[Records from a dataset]
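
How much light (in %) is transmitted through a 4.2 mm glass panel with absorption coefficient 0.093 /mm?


Beer-Lambert law: T = exp(-alpha * thickness)
  exponent = -0.093 * 4.2 = -0.3906
  T = exp(-0.3906) = 0.6767
  Percentage = 0.6767 * 100 = 67.67%

67.67%


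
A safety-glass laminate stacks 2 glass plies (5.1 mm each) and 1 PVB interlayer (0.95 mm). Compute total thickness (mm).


Total thickness = glass contribution + PVB contribution
  Glass: 2 * 5.1 = 10.2 mm
  PVB: 1 * 0.95 = 0.95 mm
  Total = 10.2 + 0.95 = 11.15 mm

11.15 mm


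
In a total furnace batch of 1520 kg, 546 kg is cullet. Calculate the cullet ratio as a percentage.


Cullet ratio = (cullet mass / total batch mass) * 100
  Ratio = 546 / 1520 * 100 = 35.92%

35.92%


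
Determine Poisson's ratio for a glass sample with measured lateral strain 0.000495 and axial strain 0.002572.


Poisson's ratio: nu = lateral strain / axial strain
  nu = 0.000495 / 0.002572 = 0.1925

0.1925


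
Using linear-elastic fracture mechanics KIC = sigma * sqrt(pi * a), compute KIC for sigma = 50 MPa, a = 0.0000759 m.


Fracture toughness: KIC = sigma * sqrt(pi * a)
  pi * a = pi * 0.0000759 = 0.000238447
  sqrt(pi * a) = 0.015442
  KIC = 50 * 0.015442 = 0.772 MPa*sqrt(m)

0.772 MPa*sqrt(m)


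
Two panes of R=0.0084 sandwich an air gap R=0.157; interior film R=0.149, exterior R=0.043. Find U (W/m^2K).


Total thermal resistance (series):
  R_total = R_in + R_glass + R_air + R_glass + R_out
  R_total = 0.149 + 0.0084 + 0.157 + 0.0084 + 0.043 = 0.3658 m^2K/W
U-value = 1 / R_total = 1 / 0.3658 = 2.734 W/m^2K

2.734 W/m^2K


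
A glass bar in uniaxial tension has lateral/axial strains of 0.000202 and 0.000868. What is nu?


Poisson's ratio: nu = lateral strain / axial strain
  nu = 0.000202 / 0.000868 = 0.2327

0.2327


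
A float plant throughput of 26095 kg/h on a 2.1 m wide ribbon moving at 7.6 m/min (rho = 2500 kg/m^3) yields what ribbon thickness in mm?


Ribbon cross-section from mass balance:
  Volume rate = throughput / density = 26095 / 2500 = 10.438 m^3/h
  thickness = volume rate / (speed * 60 * width), i.e.
  thickness = throughput / (60 * speed * width * density) * 1000
  thickness = 26095 / (60 * 7.6 * 2.1 * 2500) * 1000 = 10.9 mm

10.9 mm


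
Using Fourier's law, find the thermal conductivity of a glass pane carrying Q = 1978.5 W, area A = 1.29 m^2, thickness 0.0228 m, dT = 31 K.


Fourier's law rearranged: k = Q * t / (A * dT)
  Numerator = 1978.5 * 0.0228 = 45.1098
  Denominator = 1.29 * 31 = 39.99
  k = 45.1098 / 39.99 = 1.128 W/mK

1.128 W/mK


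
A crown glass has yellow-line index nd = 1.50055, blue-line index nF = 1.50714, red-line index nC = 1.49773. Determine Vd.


Abbe number formula: Vd = (nd - 1) / (nF - nC)
  nd - 1 = 1.50055 - 1 = 0.50055
  nF - nC = 1.50714 - 1.49773 = 0.00941
  Vd = 0.50055 / 0.00941 = 53.19

53.19


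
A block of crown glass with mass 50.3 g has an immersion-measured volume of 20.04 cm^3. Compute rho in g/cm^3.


Use the definition of density:
  rho = mass / volume
  rho = 50.3 / 20.04 = 2.51 g/cm^3

2.51 g/cm^3


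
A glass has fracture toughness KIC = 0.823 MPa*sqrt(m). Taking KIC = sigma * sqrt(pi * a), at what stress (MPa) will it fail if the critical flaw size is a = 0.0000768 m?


Rearrange KIC = sigma * sqrt(pi * a):
  sigma = KIC / sqrt(pi * a)
  sqrt(pi * 0.0000768) = 0.015533
  sigma = 0.823 / 0.015533 = 52.98 MPa

52.98 MPa


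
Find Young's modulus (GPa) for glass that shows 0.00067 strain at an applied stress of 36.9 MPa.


Young's modulus: E = stress / strain
  E = 36.9 MPa / 0.00067 = 55074.63 MPa
Convert to GPa: 55074.63 / 1000 = 55.07 GPa

55.07 GPa


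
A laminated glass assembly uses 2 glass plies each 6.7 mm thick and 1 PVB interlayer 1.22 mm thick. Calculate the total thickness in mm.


Total thickness = glass contribution + PVB contribution
  Glass: 2 * 6.7 = 13.4 mm
  PVB: 1 * 1.22 = 1.22 mm
  Total = 13.4 + 1.22 = 14.62 mm

14.62 mm


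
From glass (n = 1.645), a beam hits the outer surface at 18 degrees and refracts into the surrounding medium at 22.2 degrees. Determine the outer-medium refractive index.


Apply Snell's law: n1 * sin(theta1) = n2 * sin(theta2)
  n2 = n1 * sin(theta1) / sin(theta2)
  sin(18) = 0.309017
  sin(22.2) = 0.377841
  n2 = 1.645 * 0.309017 / 0.377841 = 1.3454

1.3454


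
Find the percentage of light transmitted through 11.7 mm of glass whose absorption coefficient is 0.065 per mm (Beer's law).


Beer-Lambert law: T = exp(-alpha * thickness)
  exponent = -0.065 * 11.7 = -0.7605
  T = exp(-0.7605) = 0.4674
  Percentage = 0.4674 * 100 = 46.74%

46.74%


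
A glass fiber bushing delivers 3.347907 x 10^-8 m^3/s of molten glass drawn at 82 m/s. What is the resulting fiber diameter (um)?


Cross-sectional area from continuity:
  A = Q / v = 3.347907 x 10^-8 / 82 = 4.082813 x 10^-10 m^2
Diameter from circular cross-section:
  d = sqrt(4A / pi) * 10^6 (m -> um)
  d = sqrt(4 * 4.082813 x 10^-10 / pi) * 10^6 = 22.8 um

22.8 um


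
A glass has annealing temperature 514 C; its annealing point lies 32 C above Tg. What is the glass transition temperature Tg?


Rearrange T_anneal = Tg + offset for Tg:
  Tg = T_anneal - offset = 514 - 32 = 482 C

482 C


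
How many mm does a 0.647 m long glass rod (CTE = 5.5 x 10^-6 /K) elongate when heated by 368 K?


Thermal expansion formula: dL = alpha * L0 * dT
  dL = (5.5 x 10^-6) * 0.647 * 368 = 0.00130953 m
Convert to mm: 0.00130953 * 1000 = 1.3095 mm

1.3095 mm


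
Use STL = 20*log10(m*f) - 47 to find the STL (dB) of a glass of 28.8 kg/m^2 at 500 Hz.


Mass law: STL = 20 * log10(m * f) - 47
  m * f = 28.8 * 500 = 14400
  log10(14400) = 4.15836
  STL = 20 * 4.15836 - 47 = 83.1672 - 47 = 36.2 dB

36.2 dB


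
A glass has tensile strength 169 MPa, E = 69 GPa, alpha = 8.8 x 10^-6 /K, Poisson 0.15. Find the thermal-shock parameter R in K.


Thermal shock resistance: R = sigma * (1 - nu) / (E * alpha)
  Numerator = 169 * (1 - 0.15) = 143.65
  Denominator = 69 * 1000 * (8.8 x 10^-6) = 0.6072
  R = 143.65 / 0.6072 = 236.6 K

236.6 K


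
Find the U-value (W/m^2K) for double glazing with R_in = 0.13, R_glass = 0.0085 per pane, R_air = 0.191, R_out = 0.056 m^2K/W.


Total thermal resistance (series):
  R_total = R_in + R_glass + R_air + R_glass + R_out
  R_total = 0.13 + 0.0085 + 0.191 + 0.0085 + 0.056 = 0.394 m^2K/W
U-value = 1 / R_total = 1 / 0.394 = 2.538 W/m^2K

2.538 W/m^2K


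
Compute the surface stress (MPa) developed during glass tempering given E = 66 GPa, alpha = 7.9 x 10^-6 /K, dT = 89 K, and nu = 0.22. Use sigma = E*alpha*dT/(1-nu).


Tempering stress: sigma = E * alpha * dT / (1 - nu)
  E (MPa) = 66 * 1000 = 66000
  Numerator = 66000 * (7.9 x 10^-6) * 89 = 46.4046
  Denominator = 1 - 0.22 = 0.78
  sigma = 46.4046 / 0.78 = 59.5 MPa

59.5 MPa


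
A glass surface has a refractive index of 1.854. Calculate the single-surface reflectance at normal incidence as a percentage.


Fresnel reflectance at normal incidence:
  R = ((n - 1)/(n + 1))^2
  (n - 1)/(n + 1) = (1.854 - 1)/(1.854 + 1) = 0.299229
  R = 0.299229^2 = 0.089538
  R(%) = 0.089538 * 100 = 8.954%

8.954%


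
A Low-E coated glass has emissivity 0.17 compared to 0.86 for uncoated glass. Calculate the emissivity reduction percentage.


Percentage reduction = (1 - coated/uncoated) * 100
  Ratio = 0.17 / 0.86 = 0.1977
  Reduction = (1 - 0.1977) * 100 = 80.2%

80.2%


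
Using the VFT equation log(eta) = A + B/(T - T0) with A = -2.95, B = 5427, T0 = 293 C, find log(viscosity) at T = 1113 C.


VFT equation: log(eta) = A + B / (T - T0)
  T - T0 = 1113 - 293 = 820
  B / (T - T0) = 5427 / 820 = 6.618
  log(eta) = -2.95 + 6.618 = 3.668

3.668


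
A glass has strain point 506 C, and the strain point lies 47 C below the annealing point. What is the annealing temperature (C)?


T_anneal = T_strain + gap:
  T_anneal = 506 + 47 = 553 C

553 C


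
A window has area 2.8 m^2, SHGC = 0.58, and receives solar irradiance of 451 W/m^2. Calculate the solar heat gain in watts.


Solar heat gain: Q = Area * SHGC * Irradiance
  Q = 2.8 * 0.58 * 451 = 732.4 W

732.4 W


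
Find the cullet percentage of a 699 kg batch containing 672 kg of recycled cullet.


Cullet ratio = (cullet mass / total batch mass) * 100
  Ratio = 672 / 699 * 100 = 96.14%

96.14%


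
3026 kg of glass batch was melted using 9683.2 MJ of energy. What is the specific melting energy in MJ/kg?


Rearrange E = m * s for s:
  s = E / m
  s = 9683.2 / 3026 = 3.2 MJ/kg

3.2 MJ/kg


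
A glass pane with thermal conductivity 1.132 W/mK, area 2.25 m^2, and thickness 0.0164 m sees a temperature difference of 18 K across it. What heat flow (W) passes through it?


Fourier's law: Q = k * A * dT / t
  Q = 1.132 * 2.25 * 18 / 0.0164
  Q = 45.846 / 0.0164 = 2795.5 W

2795.5 W


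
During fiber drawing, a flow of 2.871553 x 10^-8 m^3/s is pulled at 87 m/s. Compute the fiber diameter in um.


Cross-sectional area from continuity:
  A = Q / v = 2.871553 x 10^-8 / 87 = 3.300636 x 10^-10 m^2
Diameter from circular cross-section:
  d = sqrt(4A / pi) * 10^6 (m -> um)
  d = sqrt(4 * 3.300636 x 10^-10 / pi) * 10^6 = 20.5 um

20.5 um


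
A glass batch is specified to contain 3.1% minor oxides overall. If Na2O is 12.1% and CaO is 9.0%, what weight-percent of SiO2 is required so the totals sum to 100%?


Known pieces sum to 100%:
  SiO2 = 100 - (others + Na2O + CaO)
  SiO2 = 100 - (3.1 + 12.1 + 9.0) = 75.8%

75.8%


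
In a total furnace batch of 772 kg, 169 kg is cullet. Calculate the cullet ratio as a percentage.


Cullet ratio = (cullet mass / total batch mass) * 100
  Ratio = 169 / 772 * 100 = 21.89%

21.89%


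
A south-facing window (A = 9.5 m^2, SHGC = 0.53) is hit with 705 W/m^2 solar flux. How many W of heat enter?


Solar heat gain: Q = Area * SHGC * Irradiance
  Q = 9.5 * 0.53 * 705 = 3549.7 W

3549.7 W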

- WHAT TO DO
Transcribe exactly, and only, the lines that extend from the one containing "A glass pane with" to the end of the records above, inclusive of both.

- TASK OUTPUT
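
A glass pane with thermal conductivity 1.132 W/mK, area 2.25 m^2, and thickness 0.0164 m sees a temperature difference of 18 K across it. What heat flow (W) passes through it?


Fourier's law: Q = k * A * dT / t
  Q = 1.132 * 2.25 * 18 / 0.0164
  Q = 45.846 / 0.0164 = 2795.5 W

2795.5 W


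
During fiber drawing, a flow of 2.871553 x 10^-8 m^3/s is pulled at 87 m/s. Compute the fiber diameter in um.


Cross-sectional area from continuity:
  A = Q / v = 2.871553 x 10^-8 / 87 = 3.300636 x 10^-10 m^2
Diameter from circular cross-section:
  d = sqrt(4A / pi) * 10^6 (m -> um)
  d = sqrt(4 * 3.300636 x 10^-10 / pi) * 10^6 = 20.5 um

20.5 um


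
A glass batch is specified to contain 3.1% minor oxides overall. If Na2O is 12.1% and CaO is 9.0%, what weight-percent of SiO2 is required so the totals sum to 100%?


Known pieces sum to 100%:
  SiO2 = 100 - (others + Na2O + CaO)
  SiO2 = 100 - (3.1 + 12.1 + 9.0) = 75.8%

75.8%


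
In a total furnace batch of 772 kg, 169 kg is cullet. Calculate the cullet ratio as a percentage.


Cullet ratio = (cullet mass / total batch mass) * 100
  Ratio = 169 / 772 * 100 = 21.89%

21.89%


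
A south-facing window (A = 9.5 m^2, SHGC = 0.53) is hit with 705 W/m^2 solar flux. How many W of heat enter?


Solar heat gain: Q = Area * SHGC * Irradiance
  Q = 9.5 * 0.53 * 705 = 3549.7 W

3549.7 W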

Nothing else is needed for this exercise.